** Opening Data supplied block **

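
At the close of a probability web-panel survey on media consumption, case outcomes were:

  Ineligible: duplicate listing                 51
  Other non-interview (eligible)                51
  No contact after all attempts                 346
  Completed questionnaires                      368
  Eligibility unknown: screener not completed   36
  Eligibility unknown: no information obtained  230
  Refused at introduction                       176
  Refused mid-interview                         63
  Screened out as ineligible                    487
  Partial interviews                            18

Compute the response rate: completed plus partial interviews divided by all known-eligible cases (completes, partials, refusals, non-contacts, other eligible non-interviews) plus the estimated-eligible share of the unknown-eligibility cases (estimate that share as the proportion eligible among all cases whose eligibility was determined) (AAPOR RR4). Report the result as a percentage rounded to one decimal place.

Refusal or break-off = 176 + 63 = 239
Eligibility not determined = 36 + 230 = 266
Out of scope = 487 + 51 = 538
Numerator: 368 + 18 = 386
Known eligible: 368 + 18 + 239 + 346 + 51 = 1022
e = 1022 / (1022 + 538) = 1022 / 1560 = 0.6551
Estimated eligible among unknowns: 0.6551 × 266 = 174.26
Base: 1022 + 174.26 = 1196.26
RR4 = 386 / 1196.26 = 0.3227

32.3%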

** Closing Data supplied block **

Your objective » Every record should be repeated exactly; please leave none out.

Solution for this exercise »
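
At the close of a probability web-panel survey on media consumption, case outcomes were:

  Ineligible: duplicate listing                 51
  Other non-interview (eligible)                51
  No contact after all attempts                 346
  Completed questionnaires                      368
  Eligibility unknown: screener not completed   36
  Eligibility unknown: no information obtained  230
  Refused at introduction                       176
  Refused mid-interview                         63
  Screened out as ineligible                    487
  Partial interviews                            18

Compute the response rate: completed plus partial interviews divided by all known-eligible cases (completes, partials, refusals, non-contacts, other eligible non-interviews) plus the estimated-eligible share of the unknown-eligibility cases (estimate that share as the proportion eligible among all cases whose eligibility was determined) (AAPOR RR4). Report the result as a percentage rounded to one decimal place.

Refusal or break-off = 176 + 63 = 239
Eligibility not determined = 36 + 230 = 266
Out of scope = 487 + 51 = 538
Numerator: 368 + 18 = 386
Known eligible: 368 + 18 + 239 + 346 + 51 = 1022
e = 1022 / (1022 + 538) = 1022 / 1560 = 0.6551
Estimated eligible among unknowns: 0.6551 × 266 = 174.26
Base: 1022 + 174.26 = 1196.26
RR4 = 386 / 1196.26 = 0.3227

32.3%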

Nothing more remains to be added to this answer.